■ ACTIVITY ■
The full set of records must be set down verbatim.

Stored data:
──────
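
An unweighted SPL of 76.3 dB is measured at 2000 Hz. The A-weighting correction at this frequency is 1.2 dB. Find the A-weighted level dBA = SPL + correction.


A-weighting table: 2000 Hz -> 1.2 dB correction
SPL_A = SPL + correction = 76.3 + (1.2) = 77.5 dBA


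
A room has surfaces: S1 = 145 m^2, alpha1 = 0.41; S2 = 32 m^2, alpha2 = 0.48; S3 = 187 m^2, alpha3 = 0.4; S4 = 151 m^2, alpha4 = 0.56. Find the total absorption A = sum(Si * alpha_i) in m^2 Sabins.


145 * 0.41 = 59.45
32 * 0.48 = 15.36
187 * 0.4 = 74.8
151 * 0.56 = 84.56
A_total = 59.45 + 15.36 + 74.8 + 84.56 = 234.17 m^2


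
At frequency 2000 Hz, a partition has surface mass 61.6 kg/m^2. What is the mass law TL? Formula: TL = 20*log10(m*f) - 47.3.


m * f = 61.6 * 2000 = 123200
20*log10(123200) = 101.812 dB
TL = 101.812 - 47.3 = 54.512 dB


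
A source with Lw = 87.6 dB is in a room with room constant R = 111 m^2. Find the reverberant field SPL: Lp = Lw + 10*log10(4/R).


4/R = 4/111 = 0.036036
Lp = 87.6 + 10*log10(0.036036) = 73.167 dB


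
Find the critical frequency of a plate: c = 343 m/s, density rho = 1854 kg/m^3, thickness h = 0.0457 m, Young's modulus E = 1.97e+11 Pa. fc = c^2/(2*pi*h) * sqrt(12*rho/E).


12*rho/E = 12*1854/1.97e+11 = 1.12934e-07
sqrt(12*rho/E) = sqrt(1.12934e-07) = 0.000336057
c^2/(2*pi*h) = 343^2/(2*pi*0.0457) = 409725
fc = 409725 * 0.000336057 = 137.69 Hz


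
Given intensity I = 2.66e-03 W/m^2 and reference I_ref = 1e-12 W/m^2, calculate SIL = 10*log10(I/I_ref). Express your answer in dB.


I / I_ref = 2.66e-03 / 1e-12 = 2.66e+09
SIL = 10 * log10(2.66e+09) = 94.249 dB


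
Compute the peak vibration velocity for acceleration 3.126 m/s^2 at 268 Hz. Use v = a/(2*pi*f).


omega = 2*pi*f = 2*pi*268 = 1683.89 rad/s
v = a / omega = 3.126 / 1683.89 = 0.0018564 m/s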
──────
■ SOLUTION ■
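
An unweighted SPL of 76.3 dB is measured at 2000 Hz. The A-weighting correction at this frequency is 1.2 dB. Find the A-weighted level dBA = SPL + correction.


A-weighting table: 2000 Hz -> 1.2 dB correction
SPL_A = SPL + correction = 76.3 + (1.2) = 77.5 dBA


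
A room has surfaces: S1 = 145 m^2, alpha1 = 0.41; S2 = 32 m^2, alpha2 = 0.48; S3 = 187 m^2, alpha3 = 0.4; S4 = 151 m^2, alpha4 = 0.56. Find the total absorption A = sum(Si * alpha_i) in m^2 Sabins.


145 * 0.41 = 59.45
32 * 0.48 = 15.36
187 * 0.4 = 74.8
151 * 0.56 = 84.56
A_total = 59.45 + 15.36 + 74.8 + 84.56 = 234.17 m^2


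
At frequency 2000 Hz, a partition has surface mass 61.6 kg/m^2. What is the mass law TL? Formula: TL = 20*log10(m*f) - 47.3.


m * f = 61.6 * 2000 = 123200
20*log10(123200) = 101.812 dB
TL = 101.812 - 47.3 = 54.512 dB


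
A source with Lw = 87.6 dB is in a room with room constant R = 111 m^2. Find the reverberant field SPL: Lp = Lw + 10*log10(4/R).


4/R = 4/111 = 0.036036
Lp = 87.6 + 10*log10(0.036036) = 73.167 dB


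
Find the critical frequency of a plate: c = 343 m/s, density rho = 1854 kg/m^3, thickness h = 0.0457 m, Young's modulus E = 1.97e+11 Pa. fc = c^2/(2*pi*h) * sqrt(12*rho/E).


12*rho/E = 12*1854/1.97e+11 = 1.12934e-07
sqrt(12*rho/E) = sqrt(1.12934e-07) = 0.000336057
c^2/(2*pi*h) = 343^2/(2*pi*0.0457) = 409725
fc = 409725 * 0.000336057 = 137.69 Hz


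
Given intensity I = 2.66e-03 W/m^2 and reference I_ref = 1e-12 W/m^2, calculate SIL = 10*log10(I/I_ref). Express your answer in dB.


I / I_ref = 2.66e-03 / 1e-12 = 2.66e+09
SIL = 10 * log10(2.66e+09) = 94.249 dB


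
Compute the peak vibration velocity for acceleration 3.126 m/s^2 at 268 Hz. Use v = a/(2*pi*f).


omega = 2*pi*f = 2*pi*268 = 1683.89 rad/s
v = a / omega = 3.126 / 1683.89 = 0.0018564 m/s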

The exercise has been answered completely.